— ABOUT THIS TASK —
Repeat the entries. Each one must match exactly.

Records drawn from a dataset
---

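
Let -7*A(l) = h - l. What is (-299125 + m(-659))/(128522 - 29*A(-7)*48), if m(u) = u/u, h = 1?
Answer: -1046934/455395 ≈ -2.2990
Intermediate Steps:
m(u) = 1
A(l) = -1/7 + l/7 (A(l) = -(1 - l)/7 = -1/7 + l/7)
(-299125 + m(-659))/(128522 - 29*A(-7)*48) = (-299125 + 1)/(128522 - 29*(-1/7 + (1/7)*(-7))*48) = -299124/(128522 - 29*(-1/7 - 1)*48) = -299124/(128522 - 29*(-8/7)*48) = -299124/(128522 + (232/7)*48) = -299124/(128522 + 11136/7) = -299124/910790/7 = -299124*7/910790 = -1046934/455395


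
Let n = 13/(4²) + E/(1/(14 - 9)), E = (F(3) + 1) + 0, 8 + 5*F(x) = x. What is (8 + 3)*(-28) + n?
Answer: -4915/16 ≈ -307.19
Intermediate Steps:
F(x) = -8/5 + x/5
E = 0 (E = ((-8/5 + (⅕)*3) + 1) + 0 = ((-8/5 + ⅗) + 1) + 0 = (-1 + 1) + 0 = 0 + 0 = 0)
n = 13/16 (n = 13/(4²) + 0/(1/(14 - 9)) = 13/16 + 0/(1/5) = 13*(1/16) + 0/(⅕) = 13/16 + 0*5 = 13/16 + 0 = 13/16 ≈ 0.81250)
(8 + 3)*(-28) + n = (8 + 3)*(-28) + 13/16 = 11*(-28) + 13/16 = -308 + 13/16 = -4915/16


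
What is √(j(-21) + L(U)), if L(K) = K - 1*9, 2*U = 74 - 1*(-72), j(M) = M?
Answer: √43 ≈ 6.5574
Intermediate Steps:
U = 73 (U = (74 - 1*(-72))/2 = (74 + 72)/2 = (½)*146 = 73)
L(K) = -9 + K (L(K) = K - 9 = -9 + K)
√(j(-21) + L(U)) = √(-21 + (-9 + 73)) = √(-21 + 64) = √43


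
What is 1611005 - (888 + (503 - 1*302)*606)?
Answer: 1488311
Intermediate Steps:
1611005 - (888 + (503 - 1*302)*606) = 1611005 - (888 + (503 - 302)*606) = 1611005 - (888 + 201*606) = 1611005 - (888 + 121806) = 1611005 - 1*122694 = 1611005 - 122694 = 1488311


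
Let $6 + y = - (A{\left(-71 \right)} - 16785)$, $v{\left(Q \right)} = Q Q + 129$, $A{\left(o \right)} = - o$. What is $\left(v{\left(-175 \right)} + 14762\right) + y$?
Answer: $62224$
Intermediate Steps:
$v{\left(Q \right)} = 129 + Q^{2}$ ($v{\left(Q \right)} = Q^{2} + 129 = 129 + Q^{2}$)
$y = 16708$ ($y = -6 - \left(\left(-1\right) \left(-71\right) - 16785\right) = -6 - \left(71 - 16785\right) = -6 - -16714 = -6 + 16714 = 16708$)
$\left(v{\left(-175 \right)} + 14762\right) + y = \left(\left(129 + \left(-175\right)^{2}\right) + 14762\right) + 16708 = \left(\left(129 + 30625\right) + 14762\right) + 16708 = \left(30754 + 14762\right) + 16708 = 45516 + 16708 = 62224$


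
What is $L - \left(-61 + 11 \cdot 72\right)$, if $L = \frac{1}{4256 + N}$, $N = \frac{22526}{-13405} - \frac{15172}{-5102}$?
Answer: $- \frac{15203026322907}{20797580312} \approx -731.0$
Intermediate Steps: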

---

— ANSWER TO THE EXERCISE —
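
Let -7*A(l) = h - l. What is (-299125 + m(-659))/(128522 - 29*A(-7)*48), if m(u) = u/u, h = 1?
Answer: -1046934/455395 ≈ -2.2990
Intermediate Steps:
m(u) = 1
A(l) = -1/7 + l/7 (A(l) = -(1 - l)/7 = -1/7 + l/7)
(-299125 + m(-659))/(128522 - 29*A(-7)*48) = (-299125 + 1)/(128522 - 29*(-1/7 + (1/7)*(-7))*48) = -299124/(128522 - 29*(-1/7 - 1)*48) = -299124/(128522 - 29*(-8/7)*48) = -299124/(128522 + (232/7)*48) = -299124/(128522 + 11136/7) = -299124/910790/7 = -299124*7/910790 = -1046934/455395


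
Let n = 13/(4²) + E/(1/(14 - 9)), E = (F(3) + 1) + 0, 8 + 5*F(x) = x. What is (8 + 3)*(-28) + n?
Answer: -4915/16 ≈ -307.19
Intermediate Steps:
F(x) = -8/5 + x/5
E = 0 (E = ((-8/5 + (⅕)*3) + 1) + 0 = ((-8/5 + ⅗) + 1) + 0 = (-1 + 1) + 0 = 0 + 0 = 0)
n = 13/16 (n = 13/(4²) + 0/(1/(14 - 9)) = 13/16 + 0/(1/5) = 13*(1/16) + 0/(⅕) = 13/16 + 0*5 = 13/16 + 0 = 13/16 ≈ 0.81250)
(8 + 3)*(-28) + n = (8 + 3)*(-28) + 13/16 = 11*(-28) + 13/16 = -308 + 13/16 = -4915/16


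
What is √(j(-21) + L(U)), if L(K) = K - 1*9, 2*U = 74 - 1*(-72), j(M) = M?
Answer: √43 ≈ 6.5574
Intermediate Steps:
U = 73 (U = (74 - 1*(-72))/2 = (74 + 72)/2 = (½)*146 = 73)
L(K) = -9 + K (L(K) = K - 9 = -9 + K)
√(j(-21) + L(U)) = √(-21 + (-9 + 73)) = √(-21 + 64) = √43


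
What is 1611005 - (888 + (503 - 1*302)*606)?
Answer: 1488311
Intermediate Steps:
1611005 - (888 + (503 - 1*302)*606) = 1611005 - (888 + (503 - 302)*606) = 1611005 - (888 + 201*606) = 1611005 - (888 + 121806) = 1611005 - 1*122694 = 1611005 - 122694 = 1488311


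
Let $6 + y = - (A{\left(-71 \right)} - 16785)$, $v{\left(Q \right)} = Q Q + 129$, $A{\left(o \right)} = - o$. What is $\left(v{\left(-175 \right)} + 14762\right) + y$?
Answer: $62224$
Intermediate Steps:
$v{\left(Q \right)} = 129 + Q^{2}$ ($v{\left(Q \right)} = Q^{2} + 129 = 129 + Q^{2}$)
$y = 16708$ ($y = -6 - \left(\left(-1\right) \left(-71\right) - 16785\right) = -6 - \left(71 - 16785\right) = -6 - -16714 = -6 + 16714 = 16708$)
$\left(v{\left(-175 \right)} + 14762\right) + y = \left(\left(129 + \left(-175\right)^{2}\right) + 14762\right) + 16708 = \left(\left(129 + 30625\right) + 14762\right) + 16708 = \left(30754 + 14762\right) + 16708 = 45516 + 16708 = 62224$


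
What is $L - \left(-61 + 11 \cdot 72\right)$, if $L = \frac{1}{4256 + N}$, $N = \frac{22526}{-13405} - \frac{15172}{-5102}$?
Answer: $- \frac{15203026322907}{20797580312} \approx -731.0$
Intermediate Steps: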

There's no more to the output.